— DATA EXTRACT —
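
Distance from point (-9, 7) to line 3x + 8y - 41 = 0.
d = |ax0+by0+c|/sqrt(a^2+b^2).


|3*(-9) + 8*7 - 41| = |-12| = 12
sqrt(9 + 64) = sqrt(73) = 8.5440
d = 12/sqrt(73) = 1.4045

1.4045


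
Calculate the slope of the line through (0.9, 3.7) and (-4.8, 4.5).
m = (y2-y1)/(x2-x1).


dy = 4.5 - 3.7 = 0.8
dx = -4.8 - 0.9 = -5.7
m = 0.8/(-5.7) = -0.1404

m = -0.1404


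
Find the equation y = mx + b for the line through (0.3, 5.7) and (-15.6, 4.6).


m = (-1.1)/(-15.9) = 0.0692
b = y1 - m*x1 = 5.7 - (-1.1*0.3)/(-15.9) = 5.7 - 0.0208 = 5.6792

y = 0.0692x + 5.6792


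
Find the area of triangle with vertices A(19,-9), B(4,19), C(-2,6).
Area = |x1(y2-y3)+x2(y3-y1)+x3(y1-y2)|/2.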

— YOUR INSTRUCTIONS —
Transcribe the whole listing with nothing added or left out.

— RESPONSE BOX —
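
Distance from point (-9, 7) to line 3x + 8y - 41 = 0.
d = |ax0+by0+c|/sqrt(a^2+b^2).


|3*(-9) + 8*7 - 41| = |-12| = 12
sqrt(9 + 64) = sqrt(73) = 8.5440
d = 12/sqrt(73) = 1.4045

1.4045


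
Calculate the slope of the line through (0.9, 3.7) and (-4.8, 4.5).
m = (y2-y1)/(x2-x1).


dy = 4.5 - 3.7 = 0.8
dx = -4.8 - 0.9 = -5.7
m = 0.8/(-5.7) = -0.1404

m = -0.1404


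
Find the equation y = mx + b for the line through (0.3, 5.7) and (-15.6, 4.6).


m = (-1.1)/(-15.9) = 0.0692
b = y1 - m*x1 = 5.7 - (-1.1*0.3)/(-15.9) = 5.7 - 0.0208 = 5.6792

y = 0.0692x + 5.6792


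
Find the area of triangle with vertices A(19,-9), B(4,19), C(-2,6).
Area = |x1(y2-y3)+x2(y3-y1)+x3(y1-y2)|/2.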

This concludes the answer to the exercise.